**Work to complete**. Set down exactly each line of the entries below, beginning at the one that contains "An Invar bar" and ending at the last, and no others.

[[ Listed records, beginning ]]

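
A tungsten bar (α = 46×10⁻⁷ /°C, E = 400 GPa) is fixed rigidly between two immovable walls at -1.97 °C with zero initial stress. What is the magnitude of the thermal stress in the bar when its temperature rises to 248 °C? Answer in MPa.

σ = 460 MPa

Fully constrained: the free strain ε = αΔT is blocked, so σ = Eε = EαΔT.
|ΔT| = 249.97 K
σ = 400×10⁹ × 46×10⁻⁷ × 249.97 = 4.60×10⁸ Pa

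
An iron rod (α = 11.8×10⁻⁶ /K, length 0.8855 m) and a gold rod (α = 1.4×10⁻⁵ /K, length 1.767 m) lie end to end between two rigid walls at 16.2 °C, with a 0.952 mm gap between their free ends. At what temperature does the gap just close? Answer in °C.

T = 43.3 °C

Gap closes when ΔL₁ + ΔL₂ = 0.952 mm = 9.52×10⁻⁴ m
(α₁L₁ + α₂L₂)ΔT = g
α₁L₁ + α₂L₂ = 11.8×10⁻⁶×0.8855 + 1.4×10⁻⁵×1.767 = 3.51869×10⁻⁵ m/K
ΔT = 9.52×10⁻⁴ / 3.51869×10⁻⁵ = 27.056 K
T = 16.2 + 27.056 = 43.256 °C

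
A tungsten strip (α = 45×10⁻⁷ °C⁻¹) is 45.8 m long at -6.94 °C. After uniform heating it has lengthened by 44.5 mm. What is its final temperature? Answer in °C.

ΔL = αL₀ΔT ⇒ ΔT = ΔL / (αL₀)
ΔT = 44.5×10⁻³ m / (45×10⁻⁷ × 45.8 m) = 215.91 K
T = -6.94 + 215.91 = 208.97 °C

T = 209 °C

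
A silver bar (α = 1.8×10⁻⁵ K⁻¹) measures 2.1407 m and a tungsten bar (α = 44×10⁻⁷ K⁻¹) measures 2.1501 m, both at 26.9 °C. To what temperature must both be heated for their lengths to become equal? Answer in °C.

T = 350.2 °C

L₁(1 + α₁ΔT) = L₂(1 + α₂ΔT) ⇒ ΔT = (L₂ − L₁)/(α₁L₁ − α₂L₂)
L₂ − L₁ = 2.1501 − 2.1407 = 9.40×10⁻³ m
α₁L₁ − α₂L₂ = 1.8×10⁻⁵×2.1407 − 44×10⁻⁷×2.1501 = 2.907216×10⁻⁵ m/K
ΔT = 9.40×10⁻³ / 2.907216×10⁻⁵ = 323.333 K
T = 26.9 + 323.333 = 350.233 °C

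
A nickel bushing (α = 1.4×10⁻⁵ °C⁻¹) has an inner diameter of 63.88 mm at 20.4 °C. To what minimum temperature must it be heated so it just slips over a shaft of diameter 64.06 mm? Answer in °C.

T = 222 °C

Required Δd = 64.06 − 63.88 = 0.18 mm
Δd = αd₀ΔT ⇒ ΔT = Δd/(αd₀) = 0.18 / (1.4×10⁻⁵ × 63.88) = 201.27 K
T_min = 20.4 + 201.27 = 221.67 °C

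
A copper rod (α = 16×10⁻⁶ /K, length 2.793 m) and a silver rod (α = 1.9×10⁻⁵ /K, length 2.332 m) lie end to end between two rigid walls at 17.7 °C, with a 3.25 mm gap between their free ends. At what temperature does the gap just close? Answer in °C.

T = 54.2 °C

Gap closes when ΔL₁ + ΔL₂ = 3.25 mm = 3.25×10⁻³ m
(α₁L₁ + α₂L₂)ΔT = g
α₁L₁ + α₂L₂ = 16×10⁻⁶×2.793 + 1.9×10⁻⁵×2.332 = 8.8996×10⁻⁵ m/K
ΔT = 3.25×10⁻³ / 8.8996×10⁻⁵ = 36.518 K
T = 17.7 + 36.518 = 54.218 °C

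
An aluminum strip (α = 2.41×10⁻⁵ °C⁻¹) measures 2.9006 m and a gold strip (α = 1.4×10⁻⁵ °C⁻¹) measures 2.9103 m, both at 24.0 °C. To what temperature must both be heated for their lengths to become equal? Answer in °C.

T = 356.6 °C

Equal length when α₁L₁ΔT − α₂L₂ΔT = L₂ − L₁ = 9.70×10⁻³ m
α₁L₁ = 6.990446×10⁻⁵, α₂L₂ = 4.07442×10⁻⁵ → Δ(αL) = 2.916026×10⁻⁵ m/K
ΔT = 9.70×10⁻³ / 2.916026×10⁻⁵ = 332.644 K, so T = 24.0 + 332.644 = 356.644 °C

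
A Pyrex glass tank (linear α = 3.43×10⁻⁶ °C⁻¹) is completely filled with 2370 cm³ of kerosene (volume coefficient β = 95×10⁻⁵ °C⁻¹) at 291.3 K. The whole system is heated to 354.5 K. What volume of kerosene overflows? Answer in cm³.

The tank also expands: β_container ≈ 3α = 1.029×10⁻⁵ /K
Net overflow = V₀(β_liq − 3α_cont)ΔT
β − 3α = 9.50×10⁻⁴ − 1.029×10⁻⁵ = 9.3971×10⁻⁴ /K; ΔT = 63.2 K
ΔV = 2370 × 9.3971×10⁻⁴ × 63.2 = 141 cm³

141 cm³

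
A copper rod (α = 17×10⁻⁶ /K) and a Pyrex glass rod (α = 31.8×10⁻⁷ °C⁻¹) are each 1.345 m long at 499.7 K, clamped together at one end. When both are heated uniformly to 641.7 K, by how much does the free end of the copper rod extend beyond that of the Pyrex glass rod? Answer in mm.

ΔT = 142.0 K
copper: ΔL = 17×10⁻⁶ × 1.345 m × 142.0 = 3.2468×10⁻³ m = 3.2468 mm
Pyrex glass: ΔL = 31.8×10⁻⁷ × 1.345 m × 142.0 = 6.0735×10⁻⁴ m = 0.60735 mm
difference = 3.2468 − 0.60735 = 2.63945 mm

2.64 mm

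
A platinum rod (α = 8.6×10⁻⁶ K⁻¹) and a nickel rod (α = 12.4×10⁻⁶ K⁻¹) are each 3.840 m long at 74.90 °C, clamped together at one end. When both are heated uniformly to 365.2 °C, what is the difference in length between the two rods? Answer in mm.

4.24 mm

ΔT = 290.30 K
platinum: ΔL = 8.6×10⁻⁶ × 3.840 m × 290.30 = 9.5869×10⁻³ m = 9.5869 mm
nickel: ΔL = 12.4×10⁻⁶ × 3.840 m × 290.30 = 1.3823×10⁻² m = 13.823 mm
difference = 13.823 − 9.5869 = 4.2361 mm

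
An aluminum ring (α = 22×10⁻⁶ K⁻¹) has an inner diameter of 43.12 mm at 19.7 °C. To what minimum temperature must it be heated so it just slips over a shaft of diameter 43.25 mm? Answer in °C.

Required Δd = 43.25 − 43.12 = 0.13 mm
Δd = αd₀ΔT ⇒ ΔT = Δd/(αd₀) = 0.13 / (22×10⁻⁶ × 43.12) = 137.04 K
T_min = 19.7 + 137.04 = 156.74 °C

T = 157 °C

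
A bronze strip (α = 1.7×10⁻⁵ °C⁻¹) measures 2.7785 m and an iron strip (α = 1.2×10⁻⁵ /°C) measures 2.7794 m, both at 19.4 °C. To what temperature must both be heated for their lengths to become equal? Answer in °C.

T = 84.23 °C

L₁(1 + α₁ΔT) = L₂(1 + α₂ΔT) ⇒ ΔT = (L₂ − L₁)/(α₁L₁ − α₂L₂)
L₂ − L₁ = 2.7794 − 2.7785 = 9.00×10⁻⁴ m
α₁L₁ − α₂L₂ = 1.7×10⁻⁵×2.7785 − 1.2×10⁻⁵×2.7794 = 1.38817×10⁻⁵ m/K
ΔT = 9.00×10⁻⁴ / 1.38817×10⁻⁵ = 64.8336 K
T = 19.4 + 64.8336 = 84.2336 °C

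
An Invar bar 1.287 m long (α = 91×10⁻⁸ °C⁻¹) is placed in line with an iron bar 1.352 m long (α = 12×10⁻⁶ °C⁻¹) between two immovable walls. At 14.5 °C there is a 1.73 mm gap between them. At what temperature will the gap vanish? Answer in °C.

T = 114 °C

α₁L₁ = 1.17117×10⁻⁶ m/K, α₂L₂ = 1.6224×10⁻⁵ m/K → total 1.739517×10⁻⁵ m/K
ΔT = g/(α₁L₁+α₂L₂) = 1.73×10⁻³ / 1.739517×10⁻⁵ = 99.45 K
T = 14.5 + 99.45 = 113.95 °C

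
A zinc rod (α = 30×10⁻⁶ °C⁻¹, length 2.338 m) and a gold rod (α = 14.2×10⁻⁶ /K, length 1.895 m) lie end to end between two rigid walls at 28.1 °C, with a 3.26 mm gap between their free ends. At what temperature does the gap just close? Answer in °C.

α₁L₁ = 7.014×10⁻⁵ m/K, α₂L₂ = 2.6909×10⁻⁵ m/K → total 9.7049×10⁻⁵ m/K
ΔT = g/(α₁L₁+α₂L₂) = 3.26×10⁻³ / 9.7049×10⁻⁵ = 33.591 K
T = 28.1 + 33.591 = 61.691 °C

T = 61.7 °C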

[[ Listed records, end ]]

**Output of the task**.
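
An Invar bar 1.287 m long (α = 91×10⁻⁸ °C⁻¹) is placed in line with an iron bar 1.352 m long (α = 12×10⁻⁶ °C⁻¹) between two immovable walls. At 14.5 °C there is a 1.73 mm gap between them. At what temperature will the gap vanish? Answer in °C.

T = 114 °C

α₁L₁ = 1.17117×10⁻⁶ m/K, α₂L₂ = 1.6224×10⁻⁵ m/K → total 1.739517×10⁻⁵ m/K
ΔT = g/(α₁L₁+α₂L₂) = 1.73×10⁻³ / 1.739517×10⁻⁵ = 99.45 K
T = 14.5 + 99.45 = 113.95 °C

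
A zinc rod (α = 30×10⁻⁶ °C⁻¹, length 2.338 m) and a gold rod (α = 14.2×10⁻⁶ /K, length 1.895 m) lie end to end between two rigid walls at 28.1 °C, with a 3.26 mm gap between their free ends. At what temperature does the gap just close? Answer in °C.

α₁L₁ = 7.014×10⁻⁵ m/K, α₂L₂ = 2.6909×10⁻⁵ m/K → total 9.7049×10⁻⁵ m/K
ΔT = g/(α₁L₁+α₂L₂) = 3.26×10⁻³ / 9.7049×10⁻⁵ = 33.591 K
T = 28.1 + 33.591 = 61.691 °C

T = 61.7 °C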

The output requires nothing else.